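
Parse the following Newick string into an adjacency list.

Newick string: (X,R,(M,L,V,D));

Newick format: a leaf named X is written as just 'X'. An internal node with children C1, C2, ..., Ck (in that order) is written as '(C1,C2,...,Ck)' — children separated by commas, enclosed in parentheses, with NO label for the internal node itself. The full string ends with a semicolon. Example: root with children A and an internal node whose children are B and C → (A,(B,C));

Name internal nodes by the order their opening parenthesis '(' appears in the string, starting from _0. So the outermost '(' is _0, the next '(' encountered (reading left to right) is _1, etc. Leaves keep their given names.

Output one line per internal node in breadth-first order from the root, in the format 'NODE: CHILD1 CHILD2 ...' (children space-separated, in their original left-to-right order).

Input: (X,R,(M,L,V,D));
Scanning left-to-right, naming '(' by encounter order:
  pos 0: '(' -> open internal node _0 (depth 1)
  pos 5: '(' -> open internal node _1 (depth 2)
  pos 13: ')' -> close internal node _1 (now at depth 1)
  pos 14: ')' -> close internal node _0 (now at depth 0)
Total internal nodes: 2
BFS adjacency from root:
  _0: X R _1
  _1: M L V D

Answer: _0: X R _1
_1: M L V D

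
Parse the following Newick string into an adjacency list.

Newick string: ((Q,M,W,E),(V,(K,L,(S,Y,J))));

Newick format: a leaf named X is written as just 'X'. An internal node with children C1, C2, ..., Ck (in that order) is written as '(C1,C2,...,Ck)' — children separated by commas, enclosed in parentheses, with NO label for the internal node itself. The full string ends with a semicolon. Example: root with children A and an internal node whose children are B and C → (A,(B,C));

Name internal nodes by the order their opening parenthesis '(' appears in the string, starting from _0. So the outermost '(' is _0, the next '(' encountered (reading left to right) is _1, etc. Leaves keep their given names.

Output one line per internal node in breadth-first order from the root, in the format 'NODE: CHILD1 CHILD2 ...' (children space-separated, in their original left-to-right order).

Input: ((Q,M,W,E),(V,(K,L,(S,Y,J))));
Scanning left-to-right, naming '(' by encounter order:
  pos 0: '(' -> open internal node _0 (depth 1)
  pos 1: '(' -> open internal node _1 (depth 2)
  pos 9: ')' -> close internal node _1 (now at depth 1)
  pos 11: '(' -> open internal node _2 (depth 2)
  pos 14: '(' -> open internal node _3 (depth 3)
  pos 19: '(' -> open internal node _4 (depth 4)
  pos 25: ')' -> close internal node _4 (now at depth 3)
  pos 26: ')' -> close internal node _3 (now at depth 2)
  pos 27: ')' -> close internal node _2 (now at depth 1)
  pos 28: ')' -> close internal node _0 (now at depth 0)
Total internal nodes: 5
BFS adjacency from root:
  _0: _1 _2
  _1: Q M W E
  _2: V _3
  _3: K L _4
  _4: S Y J

Answer: _0: _1 _2
_1: Q M W E
_2: V _3
_3: K L _4
_4: S Y J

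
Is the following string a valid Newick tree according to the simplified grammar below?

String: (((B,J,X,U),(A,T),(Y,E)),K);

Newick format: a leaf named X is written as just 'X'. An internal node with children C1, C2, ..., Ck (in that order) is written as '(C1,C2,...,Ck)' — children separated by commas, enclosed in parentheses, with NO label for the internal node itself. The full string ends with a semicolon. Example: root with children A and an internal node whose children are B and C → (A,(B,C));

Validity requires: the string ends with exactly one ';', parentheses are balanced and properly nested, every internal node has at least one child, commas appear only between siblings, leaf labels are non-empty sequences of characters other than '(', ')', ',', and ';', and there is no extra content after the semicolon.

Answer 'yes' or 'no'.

Input: (((B,J,X,U),(A,T),(Y,E)),K);
Paren balance: 5 '(' vs 5 ')' OK
Ends with single ';': True
Full parse: OK
Valid: True

Answer: yes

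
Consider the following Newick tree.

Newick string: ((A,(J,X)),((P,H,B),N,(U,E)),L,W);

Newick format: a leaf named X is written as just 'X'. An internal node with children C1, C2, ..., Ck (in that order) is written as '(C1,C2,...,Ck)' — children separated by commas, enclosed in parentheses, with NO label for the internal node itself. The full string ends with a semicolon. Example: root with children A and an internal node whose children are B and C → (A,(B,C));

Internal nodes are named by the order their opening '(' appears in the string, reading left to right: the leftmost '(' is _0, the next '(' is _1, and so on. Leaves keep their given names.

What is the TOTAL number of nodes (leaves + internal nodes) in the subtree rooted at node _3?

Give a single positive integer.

Newick: ((A,(J,X)),((P,H,B),N,(U,E)),L,W);
Locate _3: it is the '(' at position 11 (the 4th '(' reading left to right).
Query: subtree rooted at _3
_3: subtree_size = 1 + 8
  _4: subtree_size = 1 + 3
    P: subtree_size = 1 + 0
    H: subtree_size = 1 + 0
    B: subtree_size = 1 + 0
  N: subtree_size = 1 + 0
  _5: subtree_size = 1 + 2
    U: subtree_size = 1 + 0
    E: subtree_size = 1 + 0
Total subtree size of _3: 9

Answer: 9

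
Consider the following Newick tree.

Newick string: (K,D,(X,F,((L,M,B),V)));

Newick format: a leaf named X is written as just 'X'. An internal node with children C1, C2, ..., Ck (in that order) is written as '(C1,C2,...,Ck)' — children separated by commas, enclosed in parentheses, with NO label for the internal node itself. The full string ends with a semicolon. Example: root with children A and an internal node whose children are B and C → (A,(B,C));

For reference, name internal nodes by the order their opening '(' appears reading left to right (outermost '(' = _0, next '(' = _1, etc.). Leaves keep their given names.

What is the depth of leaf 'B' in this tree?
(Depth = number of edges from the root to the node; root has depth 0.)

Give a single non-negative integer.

Answer: 4

Derivation:
Newick: (K,D,(X,F,((L,M,B),V)));
Naming internals by '(' encounter order: outermost '(' = _0, next = _1, ...
Query node: B
Path from root: _0 -> _1 -> _2 -> _3 -> B
Depth of B: 4 (number of edges from root)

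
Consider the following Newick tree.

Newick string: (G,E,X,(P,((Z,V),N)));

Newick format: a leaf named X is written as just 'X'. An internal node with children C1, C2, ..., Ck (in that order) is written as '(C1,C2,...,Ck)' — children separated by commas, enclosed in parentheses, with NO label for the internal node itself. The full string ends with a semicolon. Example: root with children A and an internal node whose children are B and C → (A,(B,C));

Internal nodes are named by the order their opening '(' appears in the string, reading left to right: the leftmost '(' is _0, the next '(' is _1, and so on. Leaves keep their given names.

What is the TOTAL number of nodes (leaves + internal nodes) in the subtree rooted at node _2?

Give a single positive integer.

Newick: (G,E,X,(P,((Z,V),N)));
Locate _2: it is the '(' at position 10 (the 3rd '(' reading left to right).
Query: subtree rooted at _2
_2: subtree_size = 1 + 4
  _3: subtree_size = 1 + 2
    Z: subtree_size = 1 + 0
    V: subtree_size = 1 + 0
  N: subtree_size = 1 + 0
Total subtree size of _2: 5

Answer: 5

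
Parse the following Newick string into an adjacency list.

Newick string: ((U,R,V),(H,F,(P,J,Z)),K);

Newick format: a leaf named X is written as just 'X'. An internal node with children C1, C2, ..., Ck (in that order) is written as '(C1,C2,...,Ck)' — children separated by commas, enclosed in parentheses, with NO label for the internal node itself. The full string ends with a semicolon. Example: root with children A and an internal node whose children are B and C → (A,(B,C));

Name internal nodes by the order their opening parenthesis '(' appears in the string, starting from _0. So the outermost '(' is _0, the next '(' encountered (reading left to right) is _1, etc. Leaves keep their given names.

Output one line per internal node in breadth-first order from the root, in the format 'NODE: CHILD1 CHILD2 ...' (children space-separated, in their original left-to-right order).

Answer: _0: _1 _2 K
_1: U R V
_2: H F _3
_3: P J Z

Derivation:
Input: ((U,R,V),(H,F,(P,J,Z)),K);
Scanning left-to-right, naming '(' by encounter order:
  pos 0: '(' -> open internal node _0 (depth 1)
  pos 1: '(' -> open internal node _1 (depth 2)
  pos 7: ')' -> close internal node _1 (now at depth 1)
  pos 9: '(' -> open internal node _2 (depth 2)
  pos 14: '(' -> open internal node _3 (depth 3)
  pos 20: ')' -> close internal node _3 (now at depth 2)
  pos 21: ')' -> close internal node _2 (now at depth 1)
  pos 24: ')' -> close internal node _0 (now at depth 0)
Total internal nodes: 4
BFS adjacency from root:
  _0: _1 _2 K
  _1: U R V
  _2: H F _3
  _3: P J Z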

***

Up to and including the line with "Newick string: (X,R,(M,L,V,D));", please return the records exactly, beginning from their first line.

Result of the exercise
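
Parse the following Newick string into an adjacency list.

Newick string: (X,R,(M,L,V,D));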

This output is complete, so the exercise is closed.